Assigned task
Each line in the records below, from the one that contains "1: ADDLE r1, r2, #0x77" to the one that contains "10: ADDGE r4, r0, #0x13", should be reproduced exactly, the first and last included.

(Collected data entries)
☆ ☆ ☆ ☆
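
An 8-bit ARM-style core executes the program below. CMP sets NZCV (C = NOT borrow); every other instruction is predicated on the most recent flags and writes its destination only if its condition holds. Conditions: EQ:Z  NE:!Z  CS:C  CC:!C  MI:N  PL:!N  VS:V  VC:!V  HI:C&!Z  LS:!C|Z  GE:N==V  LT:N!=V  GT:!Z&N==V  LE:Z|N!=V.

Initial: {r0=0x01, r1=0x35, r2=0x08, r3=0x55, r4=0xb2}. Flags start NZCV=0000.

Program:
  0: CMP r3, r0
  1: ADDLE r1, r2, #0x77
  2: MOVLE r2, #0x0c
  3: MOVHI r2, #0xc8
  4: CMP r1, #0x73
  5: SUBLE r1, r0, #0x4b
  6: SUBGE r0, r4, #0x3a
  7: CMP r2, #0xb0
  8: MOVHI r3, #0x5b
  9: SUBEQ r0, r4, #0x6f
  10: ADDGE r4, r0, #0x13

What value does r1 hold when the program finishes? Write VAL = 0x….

[0] flags=0010 → (cmp)
[1] flags=0010 LE?F → skip
[2] flags=0010 LE?F → skip
[3] flags=0010 HI?T → r2=0xc8
[4] flags=1000 → (cmp)
[5] flags=1000 LE?T → r1=0xb6
[6] flags=1000 GE?F → skip
[7] flags=0010 → (cmp)
[8] flags=0010 HI?T → r3=0x5b
[9] flags=0010 EQ?F → skip
[10] flags=0010 GE?T → r4=0x14

VAL = 0xb6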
☆ ☆ ☆ ☆
Solution to the exercise
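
  1: ADDLE r1, r2, #0x77
  2: MOVLE r2, #0x0c
  3: MOVHI r2, #0xc8
  4: CMP r1, #0x73
  5: SUBLE r1, r0, #0x4b
  6: SUBGE r0, r4, #0x3a
  7: CMP r2, #0xb0
  8: MOVHI r3, #0x5b
  9: SUBEQ r0, r4, #0x6f
  10: ADDGE r4, r0, #0x13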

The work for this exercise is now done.